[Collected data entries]
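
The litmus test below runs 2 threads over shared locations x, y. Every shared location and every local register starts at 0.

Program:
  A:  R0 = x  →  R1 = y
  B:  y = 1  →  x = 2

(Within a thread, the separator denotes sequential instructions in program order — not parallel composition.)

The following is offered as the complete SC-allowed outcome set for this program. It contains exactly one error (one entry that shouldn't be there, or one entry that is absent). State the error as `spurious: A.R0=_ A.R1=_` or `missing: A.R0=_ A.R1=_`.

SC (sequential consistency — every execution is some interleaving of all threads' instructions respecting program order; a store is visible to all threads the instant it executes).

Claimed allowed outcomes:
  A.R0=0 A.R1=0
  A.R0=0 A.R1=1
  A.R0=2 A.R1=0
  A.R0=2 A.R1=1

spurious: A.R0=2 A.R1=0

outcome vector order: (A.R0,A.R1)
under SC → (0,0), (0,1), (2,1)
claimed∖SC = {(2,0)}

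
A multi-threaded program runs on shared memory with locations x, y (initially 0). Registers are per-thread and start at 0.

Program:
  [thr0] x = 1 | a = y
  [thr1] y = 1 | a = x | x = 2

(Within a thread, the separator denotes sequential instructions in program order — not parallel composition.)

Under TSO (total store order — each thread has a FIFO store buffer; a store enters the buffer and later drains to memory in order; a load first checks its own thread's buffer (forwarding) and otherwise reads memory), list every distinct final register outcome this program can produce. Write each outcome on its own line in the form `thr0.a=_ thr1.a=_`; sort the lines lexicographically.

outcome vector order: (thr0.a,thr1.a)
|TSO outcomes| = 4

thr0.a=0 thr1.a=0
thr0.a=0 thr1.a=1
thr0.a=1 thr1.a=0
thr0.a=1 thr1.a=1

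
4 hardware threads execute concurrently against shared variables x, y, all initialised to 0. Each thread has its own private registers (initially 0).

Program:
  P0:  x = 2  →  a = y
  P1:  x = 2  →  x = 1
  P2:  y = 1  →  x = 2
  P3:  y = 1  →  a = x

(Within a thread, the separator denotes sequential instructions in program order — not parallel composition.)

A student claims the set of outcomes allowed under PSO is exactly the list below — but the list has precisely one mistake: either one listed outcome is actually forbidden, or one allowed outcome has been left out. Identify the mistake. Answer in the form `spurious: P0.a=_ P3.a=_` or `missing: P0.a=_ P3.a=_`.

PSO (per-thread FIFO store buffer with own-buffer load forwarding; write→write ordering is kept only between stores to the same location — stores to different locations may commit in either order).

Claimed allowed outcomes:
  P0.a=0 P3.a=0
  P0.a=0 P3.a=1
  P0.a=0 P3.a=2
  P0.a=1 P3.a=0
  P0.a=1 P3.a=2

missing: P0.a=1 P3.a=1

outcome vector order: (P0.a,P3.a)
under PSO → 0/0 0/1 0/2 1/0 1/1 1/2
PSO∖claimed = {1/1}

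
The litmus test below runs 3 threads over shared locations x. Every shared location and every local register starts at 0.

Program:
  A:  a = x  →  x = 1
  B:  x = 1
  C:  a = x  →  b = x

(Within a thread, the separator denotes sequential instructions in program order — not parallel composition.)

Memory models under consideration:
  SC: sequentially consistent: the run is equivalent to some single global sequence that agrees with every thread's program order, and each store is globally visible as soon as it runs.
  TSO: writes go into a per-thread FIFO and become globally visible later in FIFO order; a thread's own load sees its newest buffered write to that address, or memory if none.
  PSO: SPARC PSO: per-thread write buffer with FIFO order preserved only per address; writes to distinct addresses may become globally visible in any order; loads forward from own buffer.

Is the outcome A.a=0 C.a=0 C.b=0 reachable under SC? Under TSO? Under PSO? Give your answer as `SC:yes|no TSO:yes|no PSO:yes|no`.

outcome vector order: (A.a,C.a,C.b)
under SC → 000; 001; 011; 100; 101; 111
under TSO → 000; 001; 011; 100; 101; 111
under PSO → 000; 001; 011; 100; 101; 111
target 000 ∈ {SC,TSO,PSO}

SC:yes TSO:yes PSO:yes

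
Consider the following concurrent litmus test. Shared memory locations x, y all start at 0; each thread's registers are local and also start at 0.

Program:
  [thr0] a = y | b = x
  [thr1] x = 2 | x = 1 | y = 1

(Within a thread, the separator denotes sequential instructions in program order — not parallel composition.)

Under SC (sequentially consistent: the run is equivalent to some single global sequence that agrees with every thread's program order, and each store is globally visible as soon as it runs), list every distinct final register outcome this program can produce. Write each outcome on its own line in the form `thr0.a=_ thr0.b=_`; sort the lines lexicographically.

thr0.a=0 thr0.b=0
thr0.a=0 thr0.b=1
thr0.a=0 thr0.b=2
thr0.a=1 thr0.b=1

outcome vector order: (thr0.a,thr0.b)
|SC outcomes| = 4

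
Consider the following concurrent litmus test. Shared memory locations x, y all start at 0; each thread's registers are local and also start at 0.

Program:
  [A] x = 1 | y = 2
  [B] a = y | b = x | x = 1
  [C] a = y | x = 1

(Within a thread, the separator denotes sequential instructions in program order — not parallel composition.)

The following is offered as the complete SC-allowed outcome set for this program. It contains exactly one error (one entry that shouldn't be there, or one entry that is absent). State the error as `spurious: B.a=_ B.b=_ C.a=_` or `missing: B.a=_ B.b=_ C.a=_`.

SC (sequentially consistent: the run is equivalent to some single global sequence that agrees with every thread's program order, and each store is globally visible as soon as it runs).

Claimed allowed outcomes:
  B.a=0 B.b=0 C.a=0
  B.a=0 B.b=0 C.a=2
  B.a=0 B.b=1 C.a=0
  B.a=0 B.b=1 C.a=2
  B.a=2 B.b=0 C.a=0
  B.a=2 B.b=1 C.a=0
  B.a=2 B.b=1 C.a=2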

AIM OF THE EXERCISE - Reproduce each entry precisely, so that nothing differs from the original.

SOLUTION FOR THIS TASK -
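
The litmus test below runs 2 threads over shared locations x, y. Every shared location and every local register starts at 0.

Program:
  A:  R0 = x  →  R1 = y
  B:  y = 1  →  x = 2

(Within a thread, the separator denotes sequential instructions in program order — not parallel composition.)

The following is offered as the complete SC-allowed outcome set for this program. It contains exactly one error (one entry that shouldn't be there, or one entry that is absent). State the error as `spurious: A.R0=_ A.R1=_` or `missing: A.R0=_ A.R1=_`.

SC (sequential consistency — every execution is some interleaving of all threads' instructions respecting program order; a store is visible to all threads the instant it executes).

Claimed allowed outcomes:
  A.R0=0 A.R1=0
  A.R0=0 A.R1=1
  A.R0=2 A.R1=0
  A.R0=2 A.R1=1

spurious: A.R0=2 A.R1=0

outcome vector order: (A.R0,A.R1)
under SC → (0,0), (0,1), (2,1)
claimed∖SC = {(2,0)}

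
A multi-threaded program runs on shared memory with locations x, y (initially 0). Registers are per-thread and start at 0.

Program:
  [thr0] x = 1 | a = y
  [thr1] y = 1 | a = x | x = 2

(Within a thread, the separator denotes sequential instructions in program order — not parallel composition.)

Under TSO (total store order — each thread has a FIFO store buffer; a store enters the buffer and later drains to memory in order; a load first checks its own thread's buffer (forwarding) and otherwise reads memory), list every distinct final register outcome this program can produce. Write each outcome on its own line in the form `thr0.a=_ thr1.a=_`; sort the lines lexicographically.

outcome vector order: (thr0.a,thr1.a)
|TSO outcomes| = 4

thr0.a=0 thr1.a=0
thr0.a=0 thr1.a=1
thr0.a=1 thr1.a=0
thr0.a=1 thr1.a=1

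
4 hardware threads execute concurrently against shared variables x, y, all initialised to 0. Each thread has its own private registers (initially 0).

Program:
  P0:  x = 2  →  a = y
  P1:  x = 2  →  x = 1
  P2:  y = 1  →  x = 2
  P3:  y = 1  →  a = x

(Within a thread, the separator denotes sequential instructions in program order — not parallel composition.)

A student claims the set of outcomes allowed under PSO is exactly the list below — but the list has precisely one mistake: either one listed outcome is actually forbidden, or one allowed outcome has been left out. Identify the mistake. Answer in the form `spurious: P0.a=_ P3.a=_` or `missing: P0.a=_ P3.a=_`.

PSO (per-thread FIFO store buffer with own-buffer load forwarding; write→write ordering is kept only between stores to the same location — stores to different locations may commit in either order).

Claimed allowed outcomes:
  P0.a=0 P3.a=0
  P0.a=0 P3.a=1
  P0.a=0 P3.a=2
  P0.a=1 P3.a=0
  P0.a=1 P3.a=2

missing: P0.a=1 P3.a=1

outcome vector order: (P0.a,P3.a)
under PSO → 0/0 0/1 0/2 1/0 1/1 1/2
PSO∖claimed = {1/1}

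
The litmus test below runs 3 threads over shared locations x. Every shared location and every local register starts at 0.

Program:
  A:  a = x  →  x = 1
  B:  x = 1
  C:  a = x  →  b = x

(Within a thread, the separator denotes sequential instructions in program order — not parallel composition.)

Memory models under consideration:
  SC: sequentially consistent: the run is equivalent to some single global sequence that agrees with every thread's program order, and each store is globally visible as soon as it runs.
  TSO: writes go into a per-thread FIFO and become globally visible later in FIFO order; a thread's own load sees its newest buffered write to that address, or memory if none.
  PSO: SPARC PSO: per-thread write buffer with FIFO order preserved only per address; writes to distinct addresses may become globally visible in any order; loads forward from own buffer.

Is the outcome A.a=0 C.a=0 C.b=0 reachable under SC? Under TSO? Under PSO? Give your answer as `SC:yes|no TSO:yes|no PSO:yes|no`.

outcome vector order: (A.a,C.a,C.b)
under SC → 000; 001; 011; 100; 101; 111
under TSO → 000; 001; 011; 100; 101; 111
under PSO → 000; 001; 011; 100; 101; 111
target 000 ∈ {SC,TSO,PSO}

SC:yes TSO:yes PSO:yes

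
Consider the following concurrent litmus test. Shared memory locations x, y all start at 0; each thread's registers are local and also start at 0.

Program:
  [thr0] a = y | b = x
  [thr1] x = 2 | x = 1 | y = 1

(Within a thread, the separator denotes sequential instructions in program order — not parallel composition.)

Under SC (sequentially consistent: the run is equivalent to some single global sequence that agrees with every thread's program order, and each store is globally visible as soon as it runs), list every distinct final register outcome this program can produce. Write each outcome on its own line in the form `thr0.a=_ thr0.b=_`; sort the lines lexicographically.

thr0.a=0 thr0.b=0
thr0.a=0 thr0.b=1
thr0.a=0 thr0.b=2
thr0.a=1 thr0.b=1

outcome vector order: (thr0.a,thr0.b)
|SC outcomes| = 4

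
Consider the following concurrent litmus test. Shared memory locations x, y all start at 0; each thread's registers are local and also start at 0.

Program:
  [A] x = 1 | y = 2
  [B] a = y | b = x | x = 1
  [C] a = y | x = 1

(Within a thread, the separator denotes sequential instructions in program order — not parallel composition.)

The following is offered as the complete SC-allowed outcome set for this program. It contains exactly one error (one entry that shouldn't be there, or one entry that is absent). State the error as `spurious: B.a=_ B.b=_ C.a=_` or `missing: B.a=_ B.b=_ C.a=_`.

SC (sequentially consistent: the run is equivalent to some single global sequence that agrees with every thread's program order, and each store is globally visible as soon as it runs).

Claimed allowed outcomes:
  B.a=0 B.b=0 C.a=0
  B.a=0 B.b=0 C.a=2
  B.a=0 B.b=1 C.a=0
  B.a=0 B.b=1 C.a=2
  B.a=2 B.b=0 C.a=0
  B.a=2 B.b=1 C.a=0
  B.a=2 B.b=1 C.a=2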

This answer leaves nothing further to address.